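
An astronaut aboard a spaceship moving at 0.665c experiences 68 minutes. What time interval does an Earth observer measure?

Proper time Δt₀ = 68 minutes
γ = 1/√(1 - 0.665²) = 1.339
Δt = γΔt₀ = 1.339 × 68 = 91.05 minutes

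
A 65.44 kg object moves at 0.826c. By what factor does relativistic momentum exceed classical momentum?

p_rel = γmv, p_class = mv
Ratio = γ = 1/√(1 - 0.826²) = 1.774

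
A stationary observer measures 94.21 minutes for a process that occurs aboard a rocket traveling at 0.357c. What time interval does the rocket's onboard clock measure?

Dilated time Δt = 94.21 minutes
γ = 1/√(1 - 0.357²) = 1.07054
Δt₀ = Δt/γ = 94.21/1.07054 = 88.00 minutes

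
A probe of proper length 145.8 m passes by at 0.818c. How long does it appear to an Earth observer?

Proper length L₀ = 145.8 m
γ = 1/√(1 - 0.818²) = 1.7385
L = L₀/γ = 145.8/1.7385 = 83.87 m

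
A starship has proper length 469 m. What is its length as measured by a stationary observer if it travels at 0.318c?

Proper length L₀ = 469 m
γ = 1/√(1 - 0.318²) = 1.05475
L = L₀/γ = 469/1.05475 = 444.7 m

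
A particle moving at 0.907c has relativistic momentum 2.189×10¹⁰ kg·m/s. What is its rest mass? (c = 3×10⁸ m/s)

γ = 1/√(1 - 0.907²) = 2.3746
v = 0.907 × 3×10⁸ = 2.721×10⁸ m/s
m = p/(γv) = 2.189×10¹⁰/(2.3746 × 2.721×10⁸) = 33.88 kg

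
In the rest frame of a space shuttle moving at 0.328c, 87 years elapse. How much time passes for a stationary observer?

Proper time Δt₀ = 87 years
γ = 1/√(1 - 0.328²) = 1.05856
Δt = γΔt₀ = 1.05856 × 87 = 92.09 years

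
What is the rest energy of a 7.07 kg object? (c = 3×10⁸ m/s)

c² = (3×10⁸)² = 9.000×10¹⁶ m²/s²
E₀ = mc² = 7.07 × 9.000×10¹⁶ = 6.363×10¹⁷ J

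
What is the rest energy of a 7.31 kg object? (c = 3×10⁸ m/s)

c² = (3×10⁸)² = 9.000×10¹⁶ m²/s²
E₀ = mc² = 7.31 × 9.000×10¹⁶ = 6.579×10¹⁷ J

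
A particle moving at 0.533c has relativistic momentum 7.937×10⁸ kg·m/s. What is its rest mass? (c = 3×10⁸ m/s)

γ = 1/√(1 - 0.533²) = 1.1819
v = 0.533 × 3×10⁸ = 1.599×10⁸ m/s
m = p/(γv) = 7.937×10⁸/(1.1819 × 1.599×10⁸) = 4.200 kg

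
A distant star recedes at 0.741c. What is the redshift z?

β = 0.741
(1+β)/(1-β) = 1.741/0.259 = 6.722
√(6.722) = 2.593
z = 2.593 - 1 = 1.593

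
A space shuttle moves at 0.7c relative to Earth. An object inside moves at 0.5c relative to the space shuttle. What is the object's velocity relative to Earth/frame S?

u = (u' + v)/(1 + u'v/c²)
Numerator: 0.5 + 0.7 = 1.2
Denominator: 1 + 0.35 = 1.35
u = 1.2/1.35 = 0.8889c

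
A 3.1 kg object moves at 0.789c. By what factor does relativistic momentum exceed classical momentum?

p_rel = γmv, p_class = mv
Ratio = γ = 1/√(1 - 0.789²) = 1.628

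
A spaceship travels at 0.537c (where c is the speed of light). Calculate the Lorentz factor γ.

v/c = 0.537, so (v/c)² = 0.288369
1 - (v/c)² = 0.711631
γ = 1/√(0.711631) = 1.185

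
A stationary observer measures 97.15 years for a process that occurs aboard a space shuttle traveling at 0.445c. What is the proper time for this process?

Dilated time Δt = 97.15 years
γ = 1/√(1 - 0.445²) = 1.1167
Δt₀ = Δt/γ = 97.15/1.1167 = 87.00 years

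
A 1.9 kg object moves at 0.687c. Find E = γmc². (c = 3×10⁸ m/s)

γ = 1/√(1 - 0.687²) = 1.376
mc² = 1.9 × (3×10⁸)² = 1.710×10¹⁷ J
E = γmc² = 1.376 × 1.710×10¹⁷ = 2.353×10¹⁷ J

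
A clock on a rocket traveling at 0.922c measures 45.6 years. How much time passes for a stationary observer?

Proper time Δt₀ = 45.6 years
γ = 1/√(1 - 0.922²) = 2.583
Δt = γΔt₀ = 2.583 × 45.6 = 117.8 years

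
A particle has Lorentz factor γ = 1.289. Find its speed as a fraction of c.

From γ = 1/√(1 - v²/c²):
1/γ² = 1/1.289² = 0.6019
v²/c² = 1 - 0.6019 = 0.3981
v/c = √(0.3981) = 0.6310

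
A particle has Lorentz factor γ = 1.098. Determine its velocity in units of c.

From γ = 1/√(1 - v²/c²):
1/γ² = 1/1.098² = 0.82946
v²/c² = 1 - 0.82946 = 0.17054
v/c = √(0.17054) = 0.4130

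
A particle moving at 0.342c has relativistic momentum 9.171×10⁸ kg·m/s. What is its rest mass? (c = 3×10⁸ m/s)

γ = 1/√(1 - 0.342²) = 1.06417
v = 0.342 × 3×10⁸ = 1.026×10⁸ m/s
m = p/(γv) = 9.171×10⁸/(1.06417 × 1.026×10⁸) = 8.400 kg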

____________________

WORK REQUIRED ▸ Write out every entry exactly as given.

PROBLEM SOLUTION ▸
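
An astronaut aboard a spaceship moving at 0.665c experiences 68 minutes. What time interval does an Earth observer measure?

Proper time Δt₀ = 68 minutes
γ = 1/√(1 - 0.665²) = 1.339
Δt = γΔt₀ = 1.339 × 68 = 91.05 minutes

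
A 65.44 kg object moves at 0.826c. By what factor does relativistic momentum exceed classical momentum?

p_rel = γmv, p_class = mv
Ratio = γ = 1/√(1 - 0.826²) = 1.774

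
A stationary observer measures 94.21 minutes for a process that occurs aboard a rocket traveling at 0.357c. What time interval does the rocket's onboard clock measure?

Dilated time Δt = 94.21 minutes
γ = 1/√(1 - 0.357²) = 1.07054
Δt₀ = Δt/γ = 94.21/1.07054 = 88.00 minutes

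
A probe of proper length 145.8 m passes by at 0.818c. How long does it appear to an Earth observer?

Proper length L₀ = 145.8 m
γ = 1/√(1 - 0.818²) = 1.7385
L = L₀/γ = 145.8/1.7385 = 83.87 m

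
A starship has proper length 469 m. What is its length as measured by a stationary observer if it travels at 0.318c?

Proper length L₀ = 469 m
γ = 1/√(1 - 0.318²) = 1.05475
L = L₀/γ = 469/1.05475 = 444.7 m

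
A particle moving at 0.907c has relativistic momentum 2.189×10¹⁰ kg·m/s. What is its rest mass? (c = 3×10⁸ m/s)

γ = 1/√(1 - 0.907²) = 2.3746
v = 0.907 × 3×10⁸ = 2.721×10⁸ m/s
m = p/(γv) = 2.189×10¹⁰/(2.3746 × 2.721×10⁸) = 33.88 kg

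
In the rest frame of a space shuttle moving at 0.328c, 87 years elapse. How much time passes for a stationary observer?

Proper time Δt₀ = 87 years
γ = 1/√(1 - 0.328²) = 1.05856
Δt = γΔt₀ = 1.05856 × 87 = 92.09 years

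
What is the rest energy of a 7.07 kg object? (c = 3×10⁸ m/s)

c² = (3×10⁸)² = 9.000×10¹⁶ m²/s²
E₀ = mc² = 7.07 × 9.000×10¹⁶ = 6.363×10¹⁷ J

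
What is the rest energy of a 7.31 kg object? (c = 3×10⁸ m/s)

c² = (3×10⁸)² = 9.000×10¹⁶ m²/s²
E₀ = mc² = 7.31 × 9.000×10¹⁶ = 6.579×10¹⁷ J

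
A particle moving at 0.533c has relativistic momentum 7.937×10⁸ kg·m/s. What is its rest mass? (c = 3×10⁸ m/s)

γ = 1/√(1 - 0.533²) = 1.1819
v = 0.533 × 3×10⁸ = 1.599×10⁸ m/s
m = p/(γv) = 7.937×10⁸/(1.1819 × 1.599×10⁸) = 4.200 kg

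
A distant star recedes at 0.741c. What is the redshift z?

β = 0.741
(1+β)/(1-β) = 1.741/0.259 = 6.722
√(6.722) = 2.593
z = 2.593 - 1 = 1.593

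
A space shuttle moves at 0.7c relative to Earth. An object inside moves at 0.5c relative to the space shuttle. What is the object's velocity relative to Earth/frame S?

u = (u' + v)/(1 + u'v/c²)
Numerator: 0.5 + 0.7 = 1.2
Denominator: 1 + 0.35 = 1.35
u = 1.2/1.35 = 0.8889c

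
A 3.1 kg object moves at 0.789c. By what factor does relativistic momentum exceed classical momentum?

p_rel = γmv, p_class = mv
Ratio = γ = 1/√(1 - 0.789²) = 1.628

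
A spaceship travels at 0.537c (where c is the speed of light). Calculate the Lorentz factor γ.

v/c = 0.537, so (v/c)² = 0.288369
1 - (v/c)² = 0.711631
γ = 1/√(0.711631) = 1.185

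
A stationary observer measures 97.15 years for a process that occurs aboard a space shuttle traveling at 0.445c. What is the proper time for this process?

Dilated time Δt = 97.15 years
γ = 1/√(1 - 0.445²) = 1.1167
Δt₀ = Δt/γ = 97.15/1.1167 = 87.00 years

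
A 1.9 kg object moves at 0.687c. Find E = γmc². (c = 3×10⁸ m/s)

γ = 1/√(1 - 0.687²) = 1.376
mc² = 1.9 × (3×10⁸)² = 1.710×10¹⁷ J
E = γmc² = 1.376 × 1.710×10¹⁷ = 2.353×10¹⁷ J

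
A clock on a rocket traveling at 0.922c measures 45.6 years. How much time passes for a stationary observer?

Proper time Δt₀ = 45.6 years
γ = 1/√(1 - 0.922²) = 2.583
Δt = γΔt₀ = 2.583 × 45.6 = 117.8 years

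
A particle has Lorentz factor γ = 1.289. Find its speed as a fraction of c.

From γ = 1/√(1 - v²/c²):
1/γ² = 1/1.289² = 0.6019
v²/c² = 1 - 0.6019 = 0.3981
v/c = √(0.3981) = 0.6310

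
A particle has Lorentz factor γ = 1.098. Determine its velocity in units of c.

From γ = 1/√(1 - v²/c²):
1/γ² = 1/1.098² = 0.82946
v²/c² = 1 - 0.82946 = 0.17054
v/c = √(0.17054) = 0.4130

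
A particle moving at 0.342c has relativistic momentum 9.171×10⁸ kg·m/s. What is its rest mass? (c = 3×10⁸ m/s)

γ = 1/√(1 - 0.342²) = 1.06417
v = 0.342 × 3×10⁸ = 1.026×10⁸ m/s
m = p/(γv) = 9.171×10⁸/(1.06417 × 1.026×10⁸) = 8.400 kg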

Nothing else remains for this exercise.